-------- DATA FOR THE TASK --------

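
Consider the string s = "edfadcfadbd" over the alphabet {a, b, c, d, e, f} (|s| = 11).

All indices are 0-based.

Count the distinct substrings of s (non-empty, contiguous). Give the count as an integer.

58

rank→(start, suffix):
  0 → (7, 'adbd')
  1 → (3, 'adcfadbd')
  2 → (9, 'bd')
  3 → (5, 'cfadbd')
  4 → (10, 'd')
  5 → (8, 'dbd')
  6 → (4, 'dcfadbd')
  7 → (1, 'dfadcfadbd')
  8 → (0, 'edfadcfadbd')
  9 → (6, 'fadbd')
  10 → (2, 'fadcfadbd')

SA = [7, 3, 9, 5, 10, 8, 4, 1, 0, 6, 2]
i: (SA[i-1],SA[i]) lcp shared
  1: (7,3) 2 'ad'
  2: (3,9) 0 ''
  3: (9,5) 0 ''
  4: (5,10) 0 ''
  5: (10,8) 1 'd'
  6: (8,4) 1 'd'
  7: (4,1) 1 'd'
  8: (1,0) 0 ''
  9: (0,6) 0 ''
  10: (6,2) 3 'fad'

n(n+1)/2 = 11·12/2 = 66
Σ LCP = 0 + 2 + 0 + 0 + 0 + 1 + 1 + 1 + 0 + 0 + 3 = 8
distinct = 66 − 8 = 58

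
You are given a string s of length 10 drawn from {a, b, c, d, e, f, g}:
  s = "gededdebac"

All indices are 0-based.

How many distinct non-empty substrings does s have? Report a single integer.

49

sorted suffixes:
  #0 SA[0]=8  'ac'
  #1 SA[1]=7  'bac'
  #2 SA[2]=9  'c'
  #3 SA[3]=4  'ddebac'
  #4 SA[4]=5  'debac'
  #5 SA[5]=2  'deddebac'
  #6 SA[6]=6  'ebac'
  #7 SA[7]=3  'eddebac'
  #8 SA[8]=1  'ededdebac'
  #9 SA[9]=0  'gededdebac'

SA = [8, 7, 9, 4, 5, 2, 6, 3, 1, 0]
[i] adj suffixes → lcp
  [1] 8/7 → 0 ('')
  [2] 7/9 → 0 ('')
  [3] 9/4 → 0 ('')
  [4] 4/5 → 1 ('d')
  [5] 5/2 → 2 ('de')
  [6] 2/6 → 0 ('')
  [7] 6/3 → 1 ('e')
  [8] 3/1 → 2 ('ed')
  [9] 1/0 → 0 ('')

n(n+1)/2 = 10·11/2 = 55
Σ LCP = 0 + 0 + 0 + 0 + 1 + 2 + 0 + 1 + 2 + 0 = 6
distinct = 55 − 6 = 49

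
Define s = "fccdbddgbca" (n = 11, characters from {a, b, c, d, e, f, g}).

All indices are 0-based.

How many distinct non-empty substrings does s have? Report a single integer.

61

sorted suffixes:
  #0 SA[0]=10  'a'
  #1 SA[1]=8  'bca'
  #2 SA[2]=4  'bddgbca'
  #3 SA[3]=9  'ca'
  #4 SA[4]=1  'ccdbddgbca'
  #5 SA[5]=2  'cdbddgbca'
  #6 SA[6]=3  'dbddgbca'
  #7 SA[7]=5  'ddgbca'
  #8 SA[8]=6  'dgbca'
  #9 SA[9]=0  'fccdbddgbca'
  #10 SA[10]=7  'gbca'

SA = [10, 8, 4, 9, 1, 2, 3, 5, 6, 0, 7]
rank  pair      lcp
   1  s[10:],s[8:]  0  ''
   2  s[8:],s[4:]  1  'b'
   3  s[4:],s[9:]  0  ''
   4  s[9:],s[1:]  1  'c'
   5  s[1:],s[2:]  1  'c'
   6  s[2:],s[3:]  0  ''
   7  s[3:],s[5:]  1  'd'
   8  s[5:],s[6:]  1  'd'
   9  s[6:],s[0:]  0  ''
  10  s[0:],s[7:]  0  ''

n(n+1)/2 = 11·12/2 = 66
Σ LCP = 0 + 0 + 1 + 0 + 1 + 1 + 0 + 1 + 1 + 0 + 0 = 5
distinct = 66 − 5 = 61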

--------

Show the lines of the listing above with "from".

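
You are given a string s of length 10 drawn from {a, b, c, d, e, f, g}:
Define s = "fccdbddgbca" (n = 11, characters from {a, b, c, d, e, f, g}).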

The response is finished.